= Activity =
In the listing below, pick out lines with "lending".

= Entries shown =
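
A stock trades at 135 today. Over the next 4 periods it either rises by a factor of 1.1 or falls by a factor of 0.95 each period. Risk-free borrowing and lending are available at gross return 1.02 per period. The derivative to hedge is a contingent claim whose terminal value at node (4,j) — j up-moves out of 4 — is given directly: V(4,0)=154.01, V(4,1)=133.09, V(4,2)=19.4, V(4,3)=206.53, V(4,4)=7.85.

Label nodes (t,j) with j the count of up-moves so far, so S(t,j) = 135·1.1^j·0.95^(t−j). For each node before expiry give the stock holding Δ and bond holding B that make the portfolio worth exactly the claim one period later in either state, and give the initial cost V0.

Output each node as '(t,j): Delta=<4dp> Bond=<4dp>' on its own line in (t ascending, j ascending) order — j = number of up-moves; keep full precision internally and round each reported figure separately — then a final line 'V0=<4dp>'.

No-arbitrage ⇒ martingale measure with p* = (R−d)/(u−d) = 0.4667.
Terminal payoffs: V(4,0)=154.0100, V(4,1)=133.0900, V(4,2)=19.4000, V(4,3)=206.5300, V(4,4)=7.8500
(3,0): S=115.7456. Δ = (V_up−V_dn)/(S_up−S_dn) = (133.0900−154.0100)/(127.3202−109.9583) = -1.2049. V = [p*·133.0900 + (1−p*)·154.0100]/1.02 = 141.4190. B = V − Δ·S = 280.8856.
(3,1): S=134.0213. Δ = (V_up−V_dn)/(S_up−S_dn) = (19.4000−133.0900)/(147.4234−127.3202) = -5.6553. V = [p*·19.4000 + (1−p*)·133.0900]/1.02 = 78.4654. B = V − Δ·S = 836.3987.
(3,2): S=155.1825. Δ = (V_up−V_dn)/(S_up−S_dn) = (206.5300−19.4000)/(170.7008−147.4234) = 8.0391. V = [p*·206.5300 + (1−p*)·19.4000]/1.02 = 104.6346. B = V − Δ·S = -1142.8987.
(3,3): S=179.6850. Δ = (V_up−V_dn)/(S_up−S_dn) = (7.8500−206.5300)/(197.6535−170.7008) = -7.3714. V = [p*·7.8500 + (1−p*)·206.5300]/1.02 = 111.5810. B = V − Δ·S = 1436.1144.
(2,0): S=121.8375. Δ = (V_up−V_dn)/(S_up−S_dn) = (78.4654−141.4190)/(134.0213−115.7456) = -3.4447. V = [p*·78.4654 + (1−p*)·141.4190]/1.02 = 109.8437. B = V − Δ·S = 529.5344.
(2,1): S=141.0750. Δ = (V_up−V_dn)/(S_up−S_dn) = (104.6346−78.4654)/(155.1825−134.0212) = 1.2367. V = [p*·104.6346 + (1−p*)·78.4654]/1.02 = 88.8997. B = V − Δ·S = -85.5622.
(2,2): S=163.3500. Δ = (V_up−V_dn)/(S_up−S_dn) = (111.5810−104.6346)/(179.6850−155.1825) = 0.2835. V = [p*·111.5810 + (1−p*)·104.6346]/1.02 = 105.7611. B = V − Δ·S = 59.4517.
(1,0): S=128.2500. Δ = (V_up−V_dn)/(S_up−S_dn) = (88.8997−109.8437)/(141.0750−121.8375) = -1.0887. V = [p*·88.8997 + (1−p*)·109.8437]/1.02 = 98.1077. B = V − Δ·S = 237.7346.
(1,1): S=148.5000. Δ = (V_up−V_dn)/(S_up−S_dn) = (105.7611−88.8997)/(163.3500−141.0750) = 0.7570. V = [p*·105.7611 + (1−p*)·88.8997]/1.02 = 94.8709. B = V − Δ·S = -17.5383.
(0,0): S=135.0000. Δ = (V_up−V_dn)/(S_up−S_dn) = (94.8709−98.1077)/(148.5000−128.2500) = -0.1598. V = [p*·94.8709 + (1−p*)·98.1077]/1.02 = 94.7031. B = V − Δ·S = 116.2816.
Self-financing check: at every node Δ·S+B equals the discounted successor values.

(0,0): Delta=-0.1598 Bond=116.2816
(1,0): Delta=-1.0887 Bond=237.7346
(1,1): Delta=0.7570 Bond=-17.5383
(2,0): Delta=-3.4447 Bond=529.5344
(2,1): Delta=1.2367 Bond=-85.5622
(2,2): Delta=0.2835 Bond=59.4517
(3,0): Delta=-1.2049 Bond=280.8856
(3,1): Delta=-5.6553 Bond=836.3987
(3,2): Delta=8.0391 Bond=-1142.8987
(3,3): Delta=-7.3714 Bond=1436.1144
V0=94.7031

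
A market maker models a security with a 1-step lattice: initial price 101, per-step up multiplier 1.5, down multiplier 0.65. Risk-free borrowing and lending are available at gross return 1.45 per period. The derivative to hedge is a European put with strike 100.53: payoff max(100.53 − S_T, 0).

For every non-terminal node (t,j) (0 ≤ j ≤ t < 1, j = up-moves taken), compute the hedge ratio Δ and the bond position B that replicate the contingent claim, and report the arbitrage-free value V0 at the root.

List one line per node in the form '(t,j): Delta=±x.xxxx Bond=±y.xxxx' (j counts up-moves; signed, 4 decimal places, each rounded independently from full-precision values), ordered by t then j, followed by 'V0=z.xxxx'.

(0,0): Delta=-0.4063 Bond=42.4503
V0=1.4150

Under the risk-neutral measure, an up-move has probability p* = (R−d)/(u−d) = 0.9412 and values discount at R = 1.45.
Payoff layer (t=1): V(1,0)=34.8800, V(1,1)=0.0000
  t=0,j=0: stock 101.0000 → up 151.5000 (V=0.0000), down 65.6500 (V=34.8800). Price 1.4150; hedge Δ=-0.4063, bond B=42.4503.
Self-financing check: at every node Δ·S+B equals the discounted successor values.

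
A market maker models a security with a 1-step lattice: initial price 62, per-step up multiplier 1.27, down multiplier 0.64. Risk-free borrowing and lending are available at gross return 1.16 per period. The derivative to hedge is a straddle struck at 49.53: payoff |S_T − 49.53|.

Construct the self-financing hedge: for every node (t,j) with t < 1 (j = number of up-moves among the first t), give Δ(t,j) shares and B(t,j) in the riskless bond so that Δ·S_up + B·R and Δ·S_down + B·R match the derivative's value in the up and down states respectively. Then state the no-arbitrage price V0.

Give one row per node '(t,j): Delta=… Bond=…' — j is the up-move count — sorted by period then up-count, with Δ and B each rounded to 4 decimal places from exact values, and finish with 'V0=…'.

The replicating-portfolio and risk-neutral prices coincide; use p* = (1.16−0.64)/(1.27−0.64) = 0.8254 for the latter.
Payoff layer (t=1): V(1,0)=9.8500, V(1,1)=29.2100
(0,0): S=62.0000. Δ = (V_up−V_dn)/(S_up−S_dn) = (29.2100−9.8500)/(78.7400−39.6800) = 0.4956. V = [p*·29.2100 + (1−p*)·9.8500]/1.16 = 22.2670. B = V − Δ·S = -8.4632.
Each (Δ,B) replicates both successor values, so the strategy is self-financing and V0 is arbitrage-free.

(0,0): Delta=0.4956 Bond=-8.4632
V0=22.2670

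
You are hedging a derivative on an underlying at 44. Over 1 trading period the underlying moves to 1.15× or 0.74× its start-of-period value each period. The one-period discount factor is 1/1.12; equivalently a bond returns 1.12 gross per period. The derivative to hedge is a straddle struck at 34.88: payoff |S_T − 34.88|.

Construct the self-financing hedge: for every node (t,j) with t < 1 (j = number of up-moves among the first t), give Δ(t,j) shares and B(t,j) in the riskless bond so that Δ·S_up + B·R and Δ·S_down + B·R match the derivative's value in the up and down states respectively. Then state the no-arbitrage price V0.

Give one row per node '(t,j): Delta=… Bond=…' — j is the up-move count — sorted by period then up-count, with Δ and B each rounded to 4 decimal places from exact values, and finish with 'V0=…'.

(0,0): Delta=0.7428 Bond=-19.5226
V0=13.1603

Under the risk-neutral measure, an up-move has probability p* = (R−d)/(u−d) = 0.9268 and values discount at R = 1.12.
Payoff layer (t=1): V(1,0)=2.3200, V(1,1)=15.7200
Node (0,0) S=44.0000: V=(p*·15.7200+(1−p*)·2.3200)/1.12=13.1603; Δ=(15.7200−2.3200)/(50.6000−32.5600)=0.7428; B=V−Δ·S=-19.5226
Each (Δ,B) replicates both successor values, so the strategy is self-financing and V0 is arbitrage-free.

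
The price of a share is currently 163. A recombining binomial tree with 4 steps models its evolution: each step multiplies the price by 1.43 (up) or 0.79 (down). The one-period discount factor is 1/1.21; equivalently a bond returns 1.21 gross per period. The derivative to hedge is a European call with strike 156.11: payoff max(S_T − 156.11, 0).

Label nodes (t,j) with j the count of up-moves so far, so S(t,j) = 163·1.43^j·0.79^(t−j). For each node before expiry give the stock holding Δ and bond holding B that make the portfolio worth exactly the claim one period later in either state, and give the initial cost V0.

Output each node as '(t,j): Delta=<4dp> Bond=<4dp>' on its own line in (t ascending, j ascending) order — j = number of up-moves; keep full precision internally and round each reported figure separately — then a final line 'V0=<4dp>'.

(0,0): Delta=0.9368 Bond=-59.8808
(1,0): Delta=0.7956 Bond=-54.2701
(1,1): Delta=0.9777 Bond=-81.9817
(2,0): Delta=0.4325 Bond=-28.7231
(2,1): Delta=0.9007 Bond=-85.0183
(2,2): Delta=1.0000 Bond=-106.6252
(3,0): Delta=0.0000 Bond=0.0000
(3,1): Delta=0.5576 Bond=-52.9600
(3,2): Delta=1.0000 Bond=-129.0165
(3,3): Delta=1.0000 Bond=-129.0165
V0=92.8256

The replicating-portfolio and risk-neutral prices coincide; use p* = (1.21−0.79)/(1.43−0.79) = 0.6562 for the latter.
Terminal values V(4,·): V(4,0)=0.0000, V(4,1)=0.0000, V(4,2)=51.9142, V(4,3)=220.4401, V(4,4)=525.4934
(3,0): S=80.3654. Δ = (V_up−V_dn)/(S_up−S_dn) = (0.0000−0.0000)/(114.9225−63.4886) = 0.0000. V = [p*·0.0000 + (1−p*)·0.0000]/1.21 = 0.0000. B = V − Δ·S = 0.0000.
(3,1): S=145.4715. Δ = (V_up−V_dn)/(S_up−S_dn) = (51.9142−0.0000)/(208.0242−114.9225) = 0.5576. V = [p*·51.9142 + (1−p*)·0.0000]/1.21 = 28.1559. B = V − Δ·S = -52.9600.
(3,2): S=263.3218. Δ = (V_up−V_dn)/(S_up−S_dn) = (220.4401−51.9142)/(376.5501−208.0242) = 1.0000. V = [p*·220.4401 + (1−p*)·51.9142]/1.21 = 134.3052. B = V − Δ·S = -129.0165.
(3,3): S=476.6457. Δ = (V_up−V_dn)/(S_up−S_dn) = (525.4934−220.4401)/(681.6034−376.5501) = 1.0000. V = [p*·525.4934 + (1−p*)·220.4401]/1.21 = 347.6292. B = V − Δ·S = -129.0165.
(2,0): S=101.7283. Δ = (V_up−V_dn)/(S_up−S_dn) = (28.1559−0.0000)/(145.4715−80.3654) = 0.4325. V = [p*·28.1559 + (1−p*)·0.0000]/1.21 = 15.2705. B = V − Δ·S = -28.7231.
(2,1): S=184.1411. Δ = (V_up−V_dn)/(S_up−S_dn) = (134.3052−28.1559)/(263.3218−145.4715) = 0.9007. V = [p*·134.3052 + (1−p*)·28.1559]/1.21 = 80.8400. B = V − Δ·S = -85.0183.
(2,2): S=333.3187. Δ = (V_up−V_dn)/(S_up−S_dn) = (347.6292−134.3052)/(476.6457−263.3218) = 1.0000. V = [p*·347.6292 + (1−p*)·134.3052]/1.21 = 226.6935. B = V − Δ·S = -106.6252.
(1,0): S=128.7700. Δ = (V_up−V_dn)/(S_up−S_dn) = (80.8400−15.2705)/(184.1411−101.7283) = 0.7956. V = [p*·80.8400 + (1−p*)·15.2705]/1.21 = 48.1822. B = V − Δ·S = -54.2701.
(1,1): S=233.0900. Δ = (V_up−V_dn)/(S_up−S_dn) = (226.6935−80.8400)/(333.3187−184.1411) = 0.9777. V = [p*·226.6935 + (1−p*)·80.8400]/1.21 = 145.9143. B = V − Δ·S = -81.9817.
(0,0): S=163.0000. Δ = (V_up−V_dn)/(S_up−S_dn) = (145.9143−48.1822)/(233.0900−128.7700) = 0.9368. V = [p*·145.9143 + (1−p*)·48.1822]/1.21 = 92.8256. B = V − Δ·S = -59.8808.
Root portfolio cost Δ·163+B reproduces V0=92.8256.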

--

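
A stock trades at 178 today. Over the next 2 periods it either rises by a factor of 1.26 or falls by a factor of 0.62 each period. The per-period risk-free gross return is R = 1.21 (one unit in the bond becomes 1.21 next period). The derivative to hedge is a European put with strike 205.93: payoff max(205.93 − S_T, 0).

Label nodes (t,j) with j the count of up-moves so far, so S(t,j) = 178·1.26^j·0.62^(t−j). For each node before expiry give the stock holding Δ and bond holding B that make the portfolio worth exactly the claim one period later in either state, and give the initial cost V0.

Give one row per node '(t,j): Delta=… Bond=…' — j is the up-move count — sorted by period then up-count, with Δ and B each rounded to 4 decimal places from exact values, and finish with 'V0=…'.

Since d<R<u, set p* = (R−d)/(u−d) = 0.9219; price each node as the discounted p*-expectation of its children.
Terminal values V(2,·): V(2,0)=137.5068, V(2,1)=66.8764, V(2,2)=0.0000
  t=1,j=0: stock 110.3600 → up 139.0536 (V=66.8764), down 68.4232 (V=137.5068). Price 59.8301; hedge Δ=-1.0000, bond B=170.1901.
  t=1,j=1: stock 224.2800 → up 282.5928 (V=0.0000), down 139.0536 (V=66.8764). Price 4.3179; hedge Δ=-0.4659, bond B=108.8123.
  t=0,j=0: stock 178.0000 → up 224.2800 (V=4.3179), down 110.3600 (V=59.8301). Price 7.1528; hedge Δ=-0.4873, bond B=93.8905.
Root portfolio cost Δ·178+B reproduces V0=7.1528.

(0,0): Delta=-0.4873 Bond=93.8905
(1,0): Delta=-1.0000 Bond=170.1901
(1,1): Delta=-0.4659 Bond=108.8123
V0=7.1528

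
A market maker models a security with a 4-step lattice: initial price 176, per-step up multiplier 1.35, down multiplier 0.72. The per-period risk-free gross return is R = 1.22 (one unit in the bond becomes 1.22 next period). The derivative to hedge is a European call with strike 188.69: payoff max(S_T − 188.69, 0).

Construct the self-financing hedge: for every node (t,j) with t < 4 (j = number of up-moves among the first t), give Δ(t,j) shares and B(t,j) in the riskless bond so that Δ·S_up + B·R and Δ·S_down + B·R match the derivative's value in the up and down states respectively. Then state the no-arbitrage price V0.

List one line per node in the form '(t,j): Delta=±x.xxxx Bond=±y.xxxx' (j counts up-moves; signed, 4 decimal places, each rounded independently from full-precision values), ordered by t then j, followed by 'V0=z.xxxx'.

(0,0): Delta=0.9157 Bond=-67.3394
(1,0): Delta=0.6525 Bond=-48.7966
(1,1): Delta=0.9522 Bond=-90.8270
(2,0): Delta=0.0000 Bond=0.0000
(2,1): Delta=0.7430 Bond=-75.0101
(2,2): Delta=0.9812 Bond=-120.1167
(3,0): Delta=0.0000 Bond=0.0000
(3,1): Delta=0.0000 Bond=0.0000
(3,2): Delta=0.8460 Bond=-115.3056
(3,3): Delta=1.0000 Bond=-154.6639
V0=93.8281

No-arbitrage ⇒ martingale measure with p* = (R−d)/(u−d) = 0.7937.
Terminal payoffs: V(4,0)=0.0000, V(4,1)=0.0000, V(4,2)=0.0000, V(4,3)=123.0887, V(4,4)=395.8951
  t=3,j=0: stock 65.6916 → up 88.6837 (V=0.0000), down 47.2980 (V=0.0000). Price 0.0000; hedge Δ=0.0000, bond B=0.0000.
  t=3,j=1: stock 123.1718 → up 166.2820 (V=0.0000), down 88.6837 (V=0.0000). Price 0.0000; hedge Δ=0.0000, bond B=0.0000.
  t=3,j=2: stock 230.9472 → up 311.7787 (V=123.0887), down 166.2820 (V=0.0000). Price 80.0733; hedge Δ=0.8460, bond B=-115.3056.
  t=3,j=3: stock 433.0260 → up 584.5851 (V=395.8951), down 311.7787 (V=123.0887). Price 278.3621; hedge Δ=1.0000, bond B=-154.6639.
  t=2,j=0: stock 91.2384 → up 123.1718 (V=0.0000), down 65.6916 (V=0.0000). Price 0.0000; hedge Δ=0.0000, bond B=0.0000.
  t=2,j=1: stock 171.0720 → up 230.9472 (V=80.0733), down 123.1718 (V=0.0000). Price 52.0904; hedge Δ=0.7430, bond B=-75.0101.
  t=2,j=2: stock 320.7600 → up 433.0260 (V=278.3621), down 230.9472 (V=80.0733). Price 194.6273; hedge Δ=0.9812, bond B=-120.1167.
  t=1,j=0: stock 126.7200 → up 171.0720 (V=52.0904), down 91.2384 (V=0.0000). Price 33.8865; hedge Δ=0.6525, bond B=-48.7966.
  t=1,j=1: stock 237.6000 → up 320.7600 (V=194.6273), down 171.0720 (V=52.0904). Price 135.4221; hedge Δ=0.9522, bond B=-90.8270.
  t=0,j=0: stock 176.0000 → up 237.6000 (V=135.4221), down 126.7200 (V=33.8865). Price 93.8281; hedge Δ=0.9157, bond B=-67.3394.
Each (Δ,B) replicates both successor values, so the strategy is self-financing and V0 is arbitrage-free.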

= Result below =
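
A stock trades at 135 today. Over the next 4 periods it either rises by a factor of 1.1 or falls by a factor of 0.95 each period. Risk-free borrowing and lending are available at gross return 1.02 per period. The derivative to hedge is a contingent claim whose terminal value at node (4,j) — j up-moves out of 4 — is given directly: V(4,0)=154.01, V(4,1)=133.09, V(4,2)=19.4, V(4,3)=206.53, V(4,4)=7.85.
A market maker models a security with a 1-step lattice: initial price 101, per-step up multiplier 1.5, down multiplier 0.65. Risk-free borrowing and lending are available at gross return 1.45 per period. The derivative to hedge is a European put with strike 100.53: payoff max(100.53 − S_T, 0).
A market maker models a security with a 1-step lattice: initial price 62, per-step up multiplier 1.27, down multiplier 0.64. Risk-free borrowing and lending are available at gross return 1.16 per period. The derivative to hedge is a straddle struck at 49.53: payoff |S_T − 49.53|.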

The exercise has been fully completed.